** What is being asked **
Produce an exact copy of all records below.

Collection entries:
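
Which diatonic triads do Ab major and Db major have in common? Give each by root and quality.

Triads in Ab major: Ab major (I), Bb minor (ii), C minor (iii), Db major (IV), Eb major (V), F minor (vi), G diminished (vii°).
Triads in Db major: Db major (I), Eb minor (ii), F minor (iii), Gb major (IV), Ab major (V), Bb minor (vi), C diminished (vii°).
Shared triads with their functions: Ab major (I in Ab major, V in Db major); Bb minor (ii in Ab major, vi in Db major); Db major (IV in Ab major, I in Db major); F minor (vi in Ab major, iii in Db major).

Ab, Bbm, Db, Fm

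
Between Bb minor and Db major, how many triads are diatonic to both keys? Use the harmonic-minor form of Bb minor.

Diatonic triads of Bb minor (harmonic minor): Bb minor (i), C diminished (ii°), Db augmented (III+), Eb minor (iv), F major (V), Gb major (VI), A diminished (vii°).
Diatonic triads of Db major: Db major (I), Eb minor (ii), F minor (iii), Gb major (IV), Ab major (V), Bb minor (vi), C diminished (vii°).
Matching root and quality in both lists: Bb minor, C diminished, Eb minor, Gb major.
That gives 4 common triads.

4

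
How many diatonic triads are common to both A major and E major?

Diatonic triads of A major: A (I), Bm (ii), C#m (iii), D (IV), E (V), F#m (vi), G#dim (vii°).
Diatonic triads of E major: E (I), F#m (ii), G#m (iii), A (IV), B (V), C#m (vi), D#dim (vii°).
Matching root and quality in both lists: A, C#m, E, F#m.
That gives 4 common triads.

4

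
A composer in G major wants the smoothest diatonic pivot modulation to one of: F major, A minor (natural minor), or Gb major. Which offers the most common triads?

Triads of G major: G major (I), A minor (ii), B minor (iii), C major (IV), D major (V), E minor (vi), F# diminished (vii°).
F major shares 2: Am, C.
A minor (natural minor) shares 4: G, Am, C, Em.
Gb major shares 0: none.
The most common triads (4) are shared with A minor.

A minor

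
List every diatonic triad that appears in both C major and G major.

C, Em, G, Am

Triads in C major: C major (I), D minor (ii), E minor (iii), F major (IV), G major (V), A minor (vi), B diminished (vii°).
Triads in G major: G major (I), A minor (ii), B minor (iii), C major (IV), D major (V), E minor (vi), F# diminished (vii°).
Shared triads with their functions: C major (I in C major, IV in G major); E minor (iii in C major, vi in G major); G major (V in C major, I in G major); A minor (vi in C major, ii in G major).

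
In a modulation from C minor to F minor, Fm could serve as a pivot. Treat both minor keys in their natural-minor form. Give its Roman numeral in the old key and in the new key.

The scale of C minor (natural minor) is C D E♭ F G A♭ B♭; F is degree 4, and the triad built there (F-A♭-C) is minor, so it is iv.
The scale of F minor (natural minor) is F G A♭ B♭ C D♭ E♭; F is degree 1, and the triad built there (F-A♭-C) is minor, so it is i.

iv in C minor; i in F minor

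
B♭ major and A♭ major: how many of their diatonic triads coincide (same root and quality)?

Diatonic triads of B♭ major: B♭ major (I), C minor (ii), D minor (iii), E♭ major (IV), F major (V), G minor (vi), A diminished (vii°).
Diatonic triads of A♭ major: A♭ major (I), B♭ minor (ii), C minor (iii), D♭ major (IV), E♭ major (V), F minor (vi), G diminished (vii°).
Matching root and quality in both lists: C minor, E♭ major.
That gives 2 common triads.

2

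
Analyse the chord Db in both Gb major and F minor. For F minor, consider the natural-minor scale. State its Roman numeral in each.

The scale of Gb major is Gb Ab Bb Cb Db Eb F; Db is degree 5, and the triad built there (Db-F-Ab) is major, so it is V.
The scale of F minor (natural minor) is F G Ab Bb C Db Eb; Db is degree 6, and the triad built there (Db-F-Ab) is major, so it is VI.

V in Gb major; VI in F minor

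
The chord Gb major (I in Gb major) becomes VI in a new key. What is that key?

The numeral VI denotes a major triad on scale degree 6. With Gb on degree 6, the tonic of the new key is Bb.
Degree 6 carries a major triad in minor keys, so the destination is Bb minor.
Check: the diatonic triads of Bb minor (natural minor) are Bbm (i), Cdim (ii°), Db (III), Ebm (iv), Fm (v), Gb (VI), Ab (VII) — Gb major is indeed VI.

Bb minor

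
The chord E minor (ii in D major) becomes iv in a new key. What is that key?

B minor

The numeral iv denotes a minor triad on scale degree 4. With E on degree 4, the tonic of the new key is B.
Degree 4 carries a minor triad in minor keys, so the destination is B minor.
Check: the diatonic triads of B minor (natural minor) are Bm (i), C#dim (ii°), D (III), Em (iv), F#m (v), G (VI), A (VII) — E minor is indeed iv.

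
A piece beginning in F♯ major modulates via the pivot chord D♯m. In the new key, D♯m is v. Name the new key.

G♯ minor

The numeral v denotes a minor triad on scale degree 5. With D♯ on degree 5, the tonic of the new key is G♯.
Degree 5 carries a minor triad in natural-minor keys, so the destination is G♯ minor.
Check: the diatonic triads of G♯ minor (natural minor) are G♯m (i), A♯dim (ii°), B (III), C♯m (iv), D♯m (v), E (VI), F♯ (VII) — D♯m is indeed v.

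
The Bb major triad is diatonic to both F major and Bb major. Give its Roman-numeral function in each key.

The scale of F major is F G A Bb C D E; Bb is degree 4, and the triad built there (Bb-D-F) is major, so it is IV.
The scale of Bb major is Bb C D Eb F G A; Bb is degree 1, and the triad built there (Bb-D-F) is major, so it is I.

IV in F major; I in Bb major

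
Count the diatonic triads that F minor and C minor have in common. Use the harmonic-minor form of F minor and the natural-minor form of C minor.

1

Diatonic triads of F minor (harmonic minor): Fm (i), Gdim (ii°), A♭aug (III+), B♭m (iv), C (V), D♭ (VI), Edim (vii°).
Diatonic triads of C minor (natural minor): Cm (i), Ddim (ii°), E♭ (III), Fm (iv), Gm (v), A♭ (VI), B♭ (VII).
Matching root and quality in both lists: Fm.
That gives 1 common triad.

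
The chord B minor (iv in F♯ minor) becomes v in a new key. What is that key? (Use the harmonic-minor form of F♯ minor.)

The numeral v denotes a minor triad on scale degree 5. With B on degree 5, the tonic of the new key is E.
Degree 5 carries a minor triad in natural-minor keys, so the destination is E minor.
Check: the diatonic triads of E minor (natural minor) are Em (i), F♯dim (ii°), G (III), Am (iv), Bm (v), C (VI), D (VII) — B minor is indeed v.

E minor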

** Solution for this problem **
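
Which diatonic triads do Ab major and Db major have in common? Give each by root and quality.

Triads in Ab major: Ab major (I), Bb minor (ii), C minor (iii), Db major (IV), Eb major (V), F minor (vi), G diminished (vii°).
Triads in Db major: Db major (I), Eb minor (ii), F minor (iii), Gb major (IV), Ab major (V), Bb minor (vi), C diminished (vii°).
Shared triads with their functions: Ab major (I in Ab major, V in Db major); Bb minor (ii in Ab major, vi in Db major); Db major (IV in Ab major, I in Db major); F minor (vi in Ab major, iii in Db major).

Ab, Bbm, Db, Fm

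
Between Bb minor and Db major, how many triads are diatonic to both keys? Use the harmonic-minor form of Bb minor.

Diatonic triads of Bb minor (harmonic minor): Bb minor (i), C diminished (ii°), Db augmented (III+), Eb minor (iv), F major (V), Gb major (VI), A diminished (vii°).
Diatonic triads of Db major: Db major (I), Eb minor (ii), F minor (iii), Gb major (IV), Ab major (V), Bb minor (vi), C diminished (vii°).
Matching root and quality in both lists: Bb minor, C diminished, Eb minor, Gb major.
That gives 4 common triads.

4

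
How many diatonic triads are common to both A major and E major?

Diatonic triads of A major: A (I), Bm (ii), C#m (iii), D (IV), E (V), F#m (vi), G#dim (vii°).
Diatonic triads of E major: E (I), F#m (ii), G#m (iii), A (IV), B (V), C#m (vi), D#dim (vii°).
Matching root and quality in both lists: A, C#m, E, F#m.
That gives 4 common triads.

4

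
A composer in G major wants the smoothest diatonic pivot modulation to one of: F major, A minor (natural minor), or Gb major. Which offers the most common triads?

Triads of G major: G major (I), A minor (ii), B minor (iii), C major (IV), D major (V), E minor (vi), F# diminished (vii°).
F major shares 2: Am, C.
A minor (natural minor) shares 4: G, Am, C, Em.
Gb major shares 0: none.
The most common triads (4) are shared with A minor.

A minor

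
List every diatonic triad that appears in both C major and G major.

C, Em, G, Am

Triads in C major: C major (I), D minor (ii), E minor (iii), F major (IV), G major (V), A minor (vi), B diminished (vii°).
Triads in G major: G major (I), A minor (ii), B minor (iii), C major (IV), D major (V), E minor (vi), F# diminished (vii°).
Shared triads with their functions: C major (I in C major, IV in G major); E minor (iii in C major, vi in G major); G major (V in C major, I in G major); A minor (vi in C major, ii in G major).

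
In a modulation from C minor to F minor, Fm could serve as a pivot. Treat both minor keys in their natural-minor form. Give its Roman numeral in the old key and in the new key.

The scale of C minor (natural minor) is C D E♭ F G A♭ B♭; F is degree 4, and the triad built there (F-A♭-C) is minor, so it is iv.
The scale of F minor (natural minor) is F G A♭ B♭ C D♭ E♭; F is degree 1, and the triad built there (F-A♭-C) is minor, so it is i.

iv in C minor; i in F minor

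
B♭ major and A♭ major: how many of their diatonic triads coincide (same root and quality)?

Diatonic triads of B♭ major: B♭ major (I), C minor (ii), D minor (iii), E♭ major (IV), F major (V), G minor (vi), A diminished (vii°).
Diatonic triads of A♭ major: A♭ major (I), B♭ minor (ii), C minor (iii), D♭ major (IV), E♭ major (V), F minor (vi), G diminished (vii°).
Matching root and quality in both lists: C minor, E♭ major.
That gives 2 common triads.

2

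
Analyse the chord Db in both Gb major and F minor. For F minor, consider the natural-minor scale. State its Roman numeral in each.

The scale of Gb major is Gb Ab Bb Cb Db Eb F; Db is degree 5, and the triad built there (Db-F-Ab) is major, so it is V.
The scale of F minor (natural minor) is F G Ab Bb C Db Eb; Db is degree 6, and the triad built there (Db-F-Ab) is major, so it is VI.

V in Gb major; VI in F minor

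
The chord Gb major (I in Gb major) becomes VI in a new key. What is that key?

The numeral VI denotes a major triad on scale degree 6. With Gb on degree 6, the tonic of the new key is Bb.
Degree 6 carries a major triad in minor keys, so the destination is Bb minor.
Check: the diatonic triads of Bb minor (natural minor) are Bbm (i), Cdim (ii°), Db (III), Ebm (iv), Fm (v), Gb (VI), Ab (VII) — Gb major is indeed VI.

Bb minor

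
The chord E minor (ii in D major) becomes iv in a new key. What is that key?

B minor

The numeral iv denotes a minor triad on scale degree 4. With E on degree 4, the tonic of the new key is B.
Degree 4 carries a minor triad in minor keys, so the destination is B minor.
Check: the diatonic triads of B minor (natural minor) are Bm (i), C#dim (ii°), D (III), Em (iv), F#m (v), G (VI), A (VII) — E minor is indeed iv.

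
A piece beginning in F♯ major modulates via the pivot chord D♯m. In the new key, D♯m is v. Name the new key.

G♯ minor

The numeral v denotes a minor triad on scale degree 5. With D♯ on degree 5, the tonic of the new key is G♯.
Degree 5 carries a minor triad in natural-minor keys, so the destination is G♯ minor.
Check: the diatonic triads of G♯ minor (natural minor) are G♯m (i), A♯dim (ii°), B (III), C♯m (iv), D♯m (v), E (VI), F♯ (VII) — D♯m is indeed v.

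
The Bb major triad is diatonic to both F major and Bb major. Give its Roman-numeral function in each key.

The scale of F major is F G A Bb C D E; Bb is degree 4, and the triad built there (Bb-D-F) is major, so it is IV.
The scale of Bb major is Bb C D Eb F G A; Bb is degree 1, and the triad built there (Bb-D-F) is major, so it is I.

IV in F major; I in Bb major

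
Count the diatonic triads that F minor and C minor have in common. Use the harmonic-minor form of F minor and the natural-minor form of C minor.

1

Diatonic triads of F minor (harmonic minor): Fm (i), Gdim (ii°), A♭aug (III+), B♭m (iv), C (V), D♭ (VI), Edim (vii°).
Diatonic triads of C minor (natural minor): Cm (i), Ddim (ii°), E♭ (III), Fm (iv), Gm (v), A♭ (VI), B♭ (VII).
Matching root and quality in both lists: Fm.
That gives 1 common triad.

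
The chord B minor (iv in F♯ minor) becomes v in a new key. What is that key? (Use the harmonic-minor form of F♯ minor.)

The numeral v denotes a minor triad on scale degree 5. With B on degree 5, the tonic of the new key is E.
Degree 5 carries a minor triad in natural-minor keys, so the destination is E minor.
Check: the diatonic triads of E minor (natural minor) are Em (i), F♯dim (ii°), G (III), Am (iv), Bm (v), C (VI), D (VII) — B minor is indeed v.

E minor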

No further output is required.